+++ DATA EXTRACT +++

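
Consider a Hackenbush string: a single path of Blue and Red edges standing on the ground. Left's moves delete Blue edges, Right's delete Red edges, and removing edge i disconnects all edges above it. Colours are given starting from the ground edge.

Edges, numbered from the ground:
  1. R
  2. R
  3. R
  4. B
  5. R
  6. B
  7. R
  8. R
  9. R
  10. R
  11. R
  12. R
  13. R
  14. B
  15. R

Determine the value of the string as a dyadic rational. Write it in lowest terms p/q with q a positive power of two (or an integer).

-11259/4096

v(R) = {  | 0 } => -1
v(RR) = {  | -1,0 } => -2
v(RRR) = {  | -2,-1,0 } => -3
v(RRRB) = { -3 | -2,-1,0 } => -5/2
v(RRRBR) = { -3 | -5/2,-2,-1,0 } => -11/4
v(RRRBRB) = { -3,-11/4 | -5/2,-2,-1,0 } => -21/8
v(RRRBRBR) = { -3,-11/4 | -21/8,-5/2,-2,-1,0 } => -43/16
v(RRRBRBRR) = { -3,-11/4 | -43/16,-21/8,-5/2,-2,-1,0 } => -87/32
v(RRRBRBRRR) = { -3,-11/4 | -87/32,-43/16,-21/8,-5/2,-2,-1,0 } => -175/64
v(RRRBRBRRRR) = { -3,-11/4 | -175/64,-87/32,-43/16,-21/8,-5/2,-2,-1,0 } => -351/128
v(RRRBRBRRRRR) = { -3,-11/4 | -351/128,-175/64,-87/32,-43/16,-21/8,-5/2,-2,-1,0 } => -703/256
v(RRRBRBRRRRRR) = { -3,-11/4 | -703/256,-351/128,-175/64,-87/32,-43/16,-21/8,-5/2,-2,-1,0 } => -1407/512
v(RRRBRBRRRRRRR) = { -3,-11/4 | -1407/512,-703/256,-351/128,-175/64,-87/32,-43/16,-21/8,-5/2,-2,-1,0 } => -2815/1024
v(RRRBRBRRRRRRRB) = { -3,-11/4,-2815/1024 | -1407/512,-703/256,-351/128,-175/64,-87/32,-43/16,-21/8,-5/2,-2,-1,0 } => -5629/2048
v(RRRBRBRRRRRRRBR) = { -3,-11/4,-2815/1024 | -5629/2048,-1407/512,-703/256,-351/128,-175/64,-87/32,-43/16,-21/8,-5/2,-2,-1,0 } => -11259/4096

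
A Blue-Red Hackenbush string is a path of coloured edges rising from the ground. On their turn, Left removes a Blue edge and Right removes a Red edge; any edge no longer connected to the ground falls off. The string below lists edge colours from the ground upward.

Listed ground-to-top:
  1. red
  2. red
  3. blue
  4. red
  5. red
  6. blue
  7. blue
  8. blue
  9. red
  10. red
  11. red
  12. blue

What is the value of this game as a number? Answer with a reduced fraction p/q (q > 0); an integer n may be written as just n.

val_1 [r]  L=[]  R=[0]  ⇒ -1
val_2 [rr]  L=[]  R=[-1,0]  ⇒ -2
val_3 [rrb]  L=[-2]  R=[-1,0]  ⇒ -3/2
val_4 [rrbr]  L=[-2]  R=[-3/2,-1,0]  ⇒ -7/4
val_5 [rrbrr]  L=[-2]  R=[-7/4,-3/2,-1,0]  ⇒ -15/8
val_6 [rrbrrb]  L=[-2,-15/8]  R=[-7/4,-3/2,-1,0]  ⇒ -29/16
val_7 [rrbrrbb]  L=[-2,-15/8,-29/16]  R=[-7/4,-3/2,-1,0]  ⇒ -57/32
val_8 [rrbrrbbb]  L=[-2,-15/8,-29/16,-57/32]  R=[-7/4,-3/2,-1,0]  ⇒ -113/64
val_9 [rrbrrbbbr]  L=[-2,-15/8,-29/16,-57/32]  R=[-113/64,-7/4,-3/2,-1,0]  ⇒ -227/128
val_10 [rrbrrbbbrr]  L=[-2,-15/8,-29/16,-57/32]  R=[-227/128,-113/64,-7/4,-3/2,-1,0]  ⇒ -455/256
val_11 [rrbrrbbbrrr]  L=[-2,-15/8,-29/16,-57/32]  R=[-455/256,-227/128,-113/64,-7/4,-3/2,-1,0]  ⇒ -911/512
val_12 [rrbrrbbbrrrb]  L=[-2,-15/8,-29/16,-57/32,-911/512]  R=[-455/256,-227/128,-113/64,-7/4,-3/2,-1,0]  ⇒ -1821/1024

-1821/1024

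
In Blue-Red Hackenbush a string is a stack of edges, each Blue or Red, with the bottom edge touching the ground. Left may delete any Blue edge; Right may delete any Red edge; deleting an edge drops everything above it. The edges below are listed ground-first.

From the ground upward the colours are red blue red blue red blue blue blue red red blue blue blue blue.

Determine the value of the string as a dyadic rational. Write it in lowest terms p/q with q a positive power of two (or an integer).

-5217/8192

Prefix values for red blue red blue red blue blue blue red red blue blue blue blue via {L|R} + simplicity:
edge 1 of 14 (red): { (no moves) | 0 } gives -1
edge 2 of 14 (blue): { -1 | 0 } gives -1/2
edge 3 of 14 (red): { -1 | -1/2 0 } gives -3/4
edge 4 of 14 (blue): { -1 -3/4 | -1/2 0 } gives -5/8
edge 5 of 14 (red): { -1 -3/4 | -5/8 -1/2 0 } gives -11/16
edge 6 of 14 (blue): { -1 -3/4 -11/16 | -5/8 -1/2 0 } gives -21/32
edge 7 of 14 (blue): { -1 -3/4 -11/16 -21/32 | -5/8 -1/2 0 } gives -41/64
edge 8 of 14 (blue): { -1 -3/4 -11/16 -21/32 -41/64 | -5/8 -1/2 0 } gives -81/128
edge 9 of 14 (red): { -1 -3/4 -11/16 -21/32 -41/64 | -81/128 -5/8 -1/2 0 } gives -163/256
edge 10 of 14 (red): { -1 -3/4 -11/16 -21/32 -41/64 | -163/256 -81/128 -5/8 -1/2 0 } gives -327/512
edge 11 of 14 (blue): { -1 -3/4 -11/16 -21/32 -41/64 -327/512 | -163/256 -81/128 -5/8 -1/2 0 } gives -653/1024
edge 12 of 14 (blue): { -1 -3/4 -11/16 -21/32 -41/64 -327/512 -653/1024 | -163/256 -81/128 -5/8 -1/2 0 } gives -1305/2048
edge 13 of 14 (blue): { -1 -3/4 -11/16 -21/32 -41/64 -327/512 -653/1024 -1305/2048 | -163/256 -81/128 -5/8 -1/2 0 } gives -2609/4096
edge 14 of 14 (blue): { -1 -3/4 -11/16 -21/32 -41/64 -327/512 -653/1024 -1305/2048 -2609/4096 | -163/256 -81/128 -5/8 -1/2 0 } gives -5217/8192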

+++

- TASK ITEM -
In full and without alteration, transcribe the entries above.

- ANSWER AREA -
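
Consider a Hackenbush string: a single path of Blue and Red edges standing on the ground. Left's moves delete Blue edges, Right's delete Red edges, and removing edge i disconnects all edges above it. Colours are given starting from the ground edge.

Edges, numbered from the ground:
  1. R
  2. R
  3. R
  4. B
  5. R
  6. B
  7. R
  8. R
  9. R
  10. R
  11. R
  12. R
  13. R
  14. B
  15. R

Determine the value of the string as a dyadic rational. Write it in lowest terms p/q with q a positive power of two (or an integer).

-11259/4096

v(R) = {  | 0 } => -1
v(RR) = {  | -1,0 } => -2
v(RRR) = {  | -2,-1,0 } => -3
v(RRRB) = { -3 | -2,-1,0 } => -5/2
v(RRRBR) = { -3 | -5/2,-2,-1,0 } => -11/4
v(RRRBRB) = { -3,-11/4 | -5/2,-2,-1,0 } => -21/8
v(RRRBRBR) = { -3,-11/4 | -21/8,-5/2,-2,-1,0 } => -43/16
v(RRRBRBRR) = { -3,-11/4 | -43/16,-21/8,-5/2,-2,-1,0 } => -87/32
v(RRRBRBRRR) = { -3,-11/4 | -87/32,-43/16,-21/8,-5/2,-2,-1,0 } => -175/64
v(RRRBRBRRRR) = { -3,-11/4 | -175/64,-87/32,-43/16,-21/8,-5/2,-2,-1,0 } => -351/128
v(RRRBRBRRRRR) = { -3,-11/4 | -351/128,-175/64,-87/32,-43/16,-21/8,-5/2,-2,-1,0 } => -703/256
v(RRRBRBRRRRRR) = { -3,-11/4 | -703/256,-351/128,-175/64,-87/32,-43/16,-21/8,-5/2,-2,-1,0 } => -1407/512
v(RRRBRBRRRRRRR) = { -3,-11/4 | -1407/512,-703/256,-351/128,-175/64,-87/32,-43/16,-21/8,-5/2,-2,-1,0 } => -2815/1024
v(RRRBRBRRRRRRRB) = { -3,-11/4,-2815/1024 | -1407/512,-703/256,-351/128,-175/64,-87/32,-43/16,-21/8,-5/2,-2,-1,0 } => -5629/2048
v(RRRBRBRRRRRRRBR) = { -3,-11/4,-2815/1024 | -5629/2048,-1407/512,-703/256,-351/128,-175/64,-87/32,-43/16,-21/8,-5/2,-2,-1,0 } => -11259/4096

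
A Blue-Red Hackenbush string is a path of coloured edges rising from the ground. On their turn, Left removes a Blue edge and Right removes a Red edge; any edge no longer connected to the ground falls off. The string below lists edge colours from the ground upward.

Listed ground-to-top:
  1. red
  2. red
  3. blue
  4. red
  5. red
  6. blue
  7. blue
  8. blue
  9. red
  10. red
  11. red
  12. blue

What is the value of this game as a number? Answer with a reduced fraction p/q (q > 0); an integer n may be written as just n.

val_1 [r]  L=[]  R=[0]  ⇒ -1
val_2 [rr]  L=[]  R=[-1,0]  ⇒ -2
val_3 [rrb]  L=[-2]  R=[-1,0]  ⇒ -3/2
val_4 [rrbr]  L=[-2]  R=[-3/2,-1,0]  ⇒ -7/4
val_5 [rrbrr]  L=[-2]  R=[-7/4,-3/2,-1,0]  ⇒ -15/8
val_6 [rrbrrb]  L=[-2,-15/8]  R=[-7/4,-3/2,-1,0]  ⇒ -29/16
val_7 [rrbrrbb]  L=[-2,-15/8,-29/16]  R=[-7/4,-3/2,-1,0]  ⇒ -57/32
val_8 [rrbrrbbb]  L=[-2,-15/8,-29/16,-57/32]  R=[-7/4,-3/2,-1,0]  ⇒ -113/64
val_9 [rrbrrbbbr]  L=[-2,-15/8,-29/16,-57/32]  R=[-113/64,-7/4,-3/2,-1,0]  ⇒ -227/128
val_10 [rrbrrbbbrr]  L=[-2,-15/8,-29/16,-57/32]  R=[-227/128,-113/64,-7/4,-3/2,-1,0]  ⇒ -455/256
val_11 [rrbrrbbbrrr]  L=[-2,-15/8,-29/16,-57/32]  R=[-455/256,-227/128,-113/64,-7/4,-3/2,-1,0]  ⇒ -911/512
val_12 [rrbrrbbbrrrb]  L=[-2,-15/8,-29/16,-57/32,-911/512]  R=[-455/256,-227/128,-113/64,-7/4,-3/2,-1,0]  ⇒ -1821/1024

-1821/1024

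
In Blue-Red Hackenbush a string is a stack of edges, each Blue or Red, with the bottom edge touching the ground. Left may delete any Blue edge; Right may delete any Red edge; deleting an edge drops everything above it. The edges below are listed ground-first.

From the ground upward the colours are red blue red blue red blue blue blue red red blue blue blue blue.

Determine the value of the string as a dyadic rational. Write it in lowest terms p/q with q a positive power of two (or an integer).

-5217/8192

Prefix values for red blue red blue red blue blue blue red red blue blue blue blue via {L|R} + simplicity:
edge 1 of 14 (red): { (no moves) | 0 } gives -1
edge 2 of 14 (blue): { -1 | 0 } gives -1/2
edge 3 of 14 (red): { -1 | -1/2 0 } gives -3/4
edge 4 of 14 (blue): { -1 -3/4 | -1/2 0 } gives -5/8
edge 5 of 14 (red): { -1 -3/4 | -5/8 -1/2 0 } gives -11/16
edge 6 of 14 (blue): { -1 -3/4 -11/16 | -5/8 -1/2 0 } gives -21/32
edge 7 of 14 (blue): { -1 -3/4 -11/16 -21/32 | -5/8 -1/2 0 } gives -41/64
edge 8 of 14 (blue): { -1 -3/4 -11/16 -21/32 -41/64 | -5/8 -1/2 0 } gives -81/128
edge 9 of 14 (red): { -1 -3/4 -11/16 -21/32 -41/64 | -81/128 -5/8 -1/2 0 } gives -163/256
edge 10 of 14 (red): { -1 -3/4 -11/16 -21/32 -41/64 | -163/256 -81/128 -5/8 -1/2 0 } gives -327/512
edge 11 of 14 (blue): { -1 -3/4 -11/16 -21/32 -41/64 -327/512 | -163/256 -81/128 -5/8 -1/2 0 } gives -653/1024
edge 12 of 14 (blue): { -1 -3/4 -11/16 -21/32 -41/64 -327/512 -653/1024 | -163/256 -81/128 -5/8 -1/2 0 } gives -1305/2048
edge 13 of 14 (blue): { -1 -3/4 -11/16 -21/32 -41/64 -327/512 -653/1024 -1305/2048 | -163/256 -81/128 -5/8 -1/2 0 } gives -2609/4096
edge 14 of 14 (blue): { -1 -3/4 -11/16 -21/32 -41/64 -327/512 -653/1024 -1305/2048 -2609/4096 | -163/256 -81/128 -5/8 -1/2 0 } gives -5217/8192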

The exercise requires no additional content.